▶ Task prompt:
Locate the line containing "Starting from Marquesas", then please write out that line and all the lines below it in the entries exactly.

┌─ Supplied entries

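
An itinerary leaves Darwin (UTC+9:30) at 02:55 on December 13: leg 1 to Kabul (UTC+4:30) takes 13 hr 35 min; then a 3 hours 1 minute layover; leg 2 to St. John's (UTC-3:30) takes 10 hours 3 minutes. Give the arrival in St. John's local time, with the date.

16:34 on Dec 13

Convert departure to UTC: 02:55 − 9:30 = 17:25 UTC on Dec 12.
Add 13 hours and 35 minutes leg 1 → 07:00 UTC (Dec 13).
Add 3 hours and 1 minute layover in Kabul → 10:01 UTC.
Add 10 hours 3 minutes leg 2 → 20:04 UTC.
St. John's is UTC−3:30, so local arrival = 20:04 − 3:30 = 16:34 on Dec 13.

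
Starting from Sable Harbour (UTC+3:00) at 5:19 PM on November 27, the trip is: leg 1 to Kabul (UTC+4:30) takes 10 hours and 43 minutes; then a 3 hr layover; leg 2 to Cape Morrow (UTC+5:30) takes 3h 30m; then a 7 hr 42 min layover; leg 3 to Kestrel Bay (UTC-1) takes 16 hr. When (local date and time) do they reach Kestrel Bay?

6:14 AM on November 29

Convert departure to UTC: 5:19 PM − 3:00 = 2:19 PM UTC on Nov 27.
Add 10 hours 43 minutes leg 1 → 1:02 AM UTC (Nov 28).
Add 3 hours layover in Kabul → 4:02 AM UTC.
Add 3 hours 30 minutes leg 2 → 7:32 AM UTC.
Add 7 hours 42 minutes layover in Cape Morrow → 3:14 PM UTC.
Add 16 hours leg 3 → 7:14 AM UTC (Nov 29).
Kestrel Bay is UTC−1:00, so local arrival = 7:14 AM − 1:00 = 6:14 AM on Nov 29.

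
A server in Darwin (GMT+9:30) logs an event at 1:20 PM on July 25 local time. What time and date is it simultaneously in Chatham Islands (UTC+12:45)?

4:35 PM on July 25

Chatham Islands is 3:15 ahead of Darwin.
Shift by the zone difference: 1:20 PM + 3:15 = 4:35 PM on Jul 25 in Chatham Islands.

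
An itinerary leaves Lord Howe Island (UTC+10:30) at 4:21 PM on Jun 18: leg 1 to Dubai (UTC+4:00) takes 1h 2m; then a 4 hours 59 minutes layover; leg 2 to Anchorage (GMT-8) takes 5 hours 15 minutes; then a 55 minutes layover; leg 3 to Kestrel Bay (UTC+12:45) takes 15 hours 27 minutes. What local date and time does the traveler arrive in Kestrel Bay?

Convert departure to UTC: 4:21 PM − 10:30 = 5:51 AM UTC on Jun 18.
Add 1 hour and 2 minutes leg 1 → 6:53 AM UTC.
Add 4 hours 59 minutes layover in Dubai → 11:52 AM UTC.
Add 5 hours and 15 minutes leg 2 → 5:07 PM UTC.
Add 55 minutes layover in Anchorage → 6:02 PM UTC.
Add 15 hours and 27 minutes leg 3 → 9:29 AM UTC (Jun 19).
Kestrel Bay is UTC+12:45, so local arrival = 9:29 AM + 12:45 = 10:14 PM on Jun 19.

10:14 PM on June 19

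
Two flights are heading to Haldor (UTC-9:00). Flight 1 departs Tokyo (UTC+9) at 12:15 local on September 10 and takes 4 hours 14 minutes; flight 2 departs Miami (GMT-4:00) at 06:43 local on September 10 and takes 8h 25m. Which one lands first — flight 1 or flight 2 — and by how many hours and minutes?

Flight 1 in UTC: 12:15 − 9:00 = 03:15 on Sep 10.
+4 hours and 14 minutes → arrive 07:29 UTC on Sep 10.
Flight 2 in UTC: 06:43 + 4:00 = 10:43 on Sep 10.
+8 hours and 25 minutes → arrive 19:08 UTC on Sep 10.
Flight 1 lands earlier by 11 hours 39 minutes.

the first, by 11 hours 39 minutes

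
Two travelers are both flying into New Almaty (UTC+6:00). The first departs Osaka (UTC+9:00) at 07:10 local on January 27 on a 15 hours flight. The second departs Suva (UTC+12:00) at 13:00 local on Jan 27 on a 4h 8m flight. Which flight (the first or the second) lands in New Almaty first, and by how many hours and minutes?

the second, by 8 hours 2 minutes

Flight 1 in UTC: 07:10 − 9:00 = 22:10 on Jan 26.
+15 hours → arrive 13:10 UTC on Jan 27.
Flight 2 in UTC: 13:00 − 12:00 = 01:00 on Jan 27.
+4 hours 8 minutes → arrive 05:08 UTC on Jan 27.
Flight 2 lands earlier by 8 hours 2 minutes.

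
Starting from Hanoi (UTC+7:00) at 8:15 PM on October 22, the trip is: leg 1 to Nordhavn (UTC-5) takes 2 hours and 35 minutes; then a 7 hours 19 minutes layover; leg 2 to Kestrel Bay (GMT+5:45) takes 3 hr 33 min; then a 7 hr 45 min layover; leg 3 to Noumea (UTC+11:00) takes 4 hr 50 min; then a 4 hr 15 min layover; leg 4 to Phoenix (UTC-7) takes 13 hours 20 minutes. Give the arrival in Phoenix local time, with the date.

1:52 AM on Oct 24

Convert departure to UTC: 8:15 PM − 7:00 = 1:15 PM UTC on Oct 22.
Add 2 hours 35 minutes leg 1 → 3:50 PM UTC.
Add 7 hours 19 minutes layover in Nordhavn → 11:09 PM UTC.
Add 3 hours 33 minutes leg 2 → 2:42 AM UTC (Oct 23).
Add 7 hours 45 minutes layover in Kestrel Bay → 10:27 AM UTC.
Add 4 hours 50 minutes leg 3 → 3:17 PM UTC.
Add 4 hours and 15 minutes layover in Noumea → 7:32 PM UTC.
Add 13 hours 20 minutes leg 4 → 8:52 AM UTC (Oct 24).
Phoenix is UTC−7:00, so local arrival = 8:52 AM − 7:00 = 1:52 AM on Oct 24.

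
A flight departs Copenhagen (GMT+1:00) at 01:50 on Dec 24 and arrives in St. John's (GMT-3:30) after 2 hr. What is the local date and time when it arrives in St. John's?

23:20 on December 23

St. John's is 4:30 behind Copenhagen.
After 2 hours it is 03:50 in Copenhagen.
Shift by the zone difference: 03:50 − 4:30 = 23:20 on Dec 23 in St. John's.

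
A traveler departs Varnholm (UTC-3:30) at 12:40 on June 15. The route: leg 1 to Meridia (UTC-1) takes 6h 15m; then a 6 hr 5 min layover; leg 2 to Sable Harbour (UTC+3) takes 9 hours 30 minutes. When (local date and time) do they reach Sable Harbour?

Convert departure to UTC: 12:40 + 3:30 = 16:10 UTC on Jun 15.
Add 6 hours and 15 minutes leg 1 → 22:25 UTC.
Add 6 hours 5 minutes layover in Meridia → 04:30 UTC (Jun 16).
Add 9 hours and 30 minutes leg 2 → 14:00 UTC.
Sable Harbour is UTC+3:00, so local arrival = 14:00 + 3:00 = 17:00 on Jun 16.

17:00 on June 16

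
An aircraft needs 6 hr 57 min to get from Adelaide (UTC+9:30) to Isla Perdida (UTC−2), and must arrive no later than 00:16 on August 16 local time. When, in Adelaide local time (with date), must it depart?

Target arrival in UTC: 00:16 + 2:00 = 02:16 on Aug 16.
Subtract 6 hours and 57 minutes → departure 19:19 UTC on Aug 15.
Adelaide is UTC+9:30: 19:19 + 9:30 = 04:49 on Aug 16.

04:49 on August 16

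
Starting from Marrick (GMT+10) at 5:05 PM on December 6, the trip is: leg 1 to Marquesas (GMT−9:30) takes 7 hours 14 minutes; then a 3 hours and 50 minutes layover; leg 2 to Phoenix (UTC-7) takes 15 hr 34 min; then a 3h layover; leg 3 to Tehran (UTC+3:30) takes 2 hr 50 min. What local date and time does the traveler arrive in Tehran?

Convert departure to UTC: 5:05 PM − 10:00 = 7:05 AM UTC on Dec 6.
Add 7 hours 14 minutes leg 1 → 2:19 PM UTC.
Add 3 hours 50 minutes layover in Marquesas → 6:09 PM UTC.
Add 15 hours 34 minutes leg 2 → 9:43 AM UTC (Dec 7).
Add 3 hours layover in Phoenix → 12:43 PM UTC.
Add 2 hours and 50 minutes leg 3 → 3:33 PM UTC.
Tehran is UTC+3:30, so local arrival = 3:33 PM + 3:30 = 7:03 PM on Dec 7.

7:03 PM on December 7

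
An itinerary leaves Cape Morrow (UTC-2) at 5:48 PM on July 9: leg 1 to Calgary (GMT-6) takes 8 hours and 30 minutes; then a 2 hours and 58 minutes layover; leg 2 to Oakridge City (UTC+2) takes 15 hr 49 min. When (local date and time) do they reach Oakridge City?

1:05 AM on Jul 11

Convert departure to UTC: 5:48 PM + 2:00 = 7:48 PM UTC on Jul 9.
Add 8 hours 30 minutes leg 1 → 4:18 AM UTC (Jul 10).
Add 2 hours 58 minutes layover in Calgary → 7:16 AM UTC.
Add 15 hours and 49 minutes leg 2 → 11:05 PM UTC.
Oakridge City is UTC+2:00, so local arrival = 11:05 PM + 2:00 = 1:05 AM on Jul 11.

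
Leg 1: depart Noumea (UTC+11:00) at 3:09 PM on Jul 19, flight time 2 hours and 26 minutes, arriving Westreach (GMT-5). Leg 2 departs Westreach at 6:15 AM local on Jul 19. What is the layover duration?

4 hours 40 minutes

Convert departure to UTC: 3:09 PM − 11:00 = 4:09 AM UTC on Jul 19.
Add 2 hours and 26 minutes flight time → 6:35 AM UTC.
Westreach is UTC−5:00, so local arrival = 6:35 AM − 5:00 = 1:35 AM on Jul 19.
Layover = 6:15 AM − 1:35 AM = 4 hours 40 minutes.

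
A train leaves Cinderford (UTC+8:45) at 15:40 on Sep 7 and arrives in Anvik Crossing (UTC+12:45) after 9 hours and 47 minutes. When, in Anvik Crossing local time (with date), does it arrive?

Convert departure to UTC: 15:40 − 8:45 = 06:55 UTC on Sep 7.
Add 9 hours and 47 minutes travel time → 16:42 UTC.
Anvik Crossing is UTC+12:45, so local arrival = 16:42 + 12:45 = 05:27 on Sep 8.

05:27 on September 8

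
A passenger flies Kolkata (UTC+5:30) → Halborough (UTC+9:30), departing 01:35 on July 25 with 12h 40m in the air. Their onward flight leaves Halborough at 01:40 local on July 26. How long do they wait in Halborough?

Convert departure to UTC: 01:35 − 5:30 = 20:05 UTC on Jul 24.
Add 12 hours and 40 minutes flight time → 08:45 UTC (Jul 25).
Halborough is UTC+9:30, so local arrival = 08:45 + 9:30 = 18:15 on Jul 25.
Layover = 01:40 − 18:15 (+1 day) = 7 hours 25 minutes.

7 hours 25 minutes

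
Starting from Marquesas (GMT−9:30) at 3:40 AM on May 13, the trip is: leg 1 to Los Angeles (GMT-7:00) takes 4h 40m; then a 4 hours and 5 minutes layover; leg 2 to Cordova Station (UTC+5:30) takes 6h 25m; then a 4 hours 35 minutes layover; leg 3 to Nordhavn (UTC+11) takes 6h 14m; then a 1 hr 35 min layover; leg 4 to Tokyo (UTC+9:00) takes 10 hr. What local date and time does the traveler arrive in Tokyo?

11:44 AM on May 15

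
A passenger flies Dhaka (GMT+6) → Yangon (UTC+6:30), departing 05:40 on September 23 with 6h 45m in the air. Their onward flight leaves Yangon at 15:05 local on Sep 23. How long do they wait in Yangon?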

└─

▶ Output below:
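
Starting from Marquesas (GMT−9:30) at 3:40 AM on May 13, the trip is: leg 1 to Los Angeles (GMT-7:00) takes 4h 40m; then a 4 hours and 5 minutes layover; leg 2 to Cordova Station (UTC+5:30) takes 6h 25m; then a 4 hours 35 minutes layover; leg 3 to Nordhavn (UTC+11) takes 6h 14m; then a 1 hr 35 min layover; leg 4 to Tokyo (UTC+9:00) takes 10 hr. What local date and time does the traveler arrive in Tokyo?

11:44 AM on May 15

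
A passenger flies Dhaka (GMT+6) → Yangon (UTC+6:30), departing 05:40 on September 23 with 6h 45m in the air. Their onward flight leaves Yangon at 15:05 local on Sep 23. How long do they wait in Yangon?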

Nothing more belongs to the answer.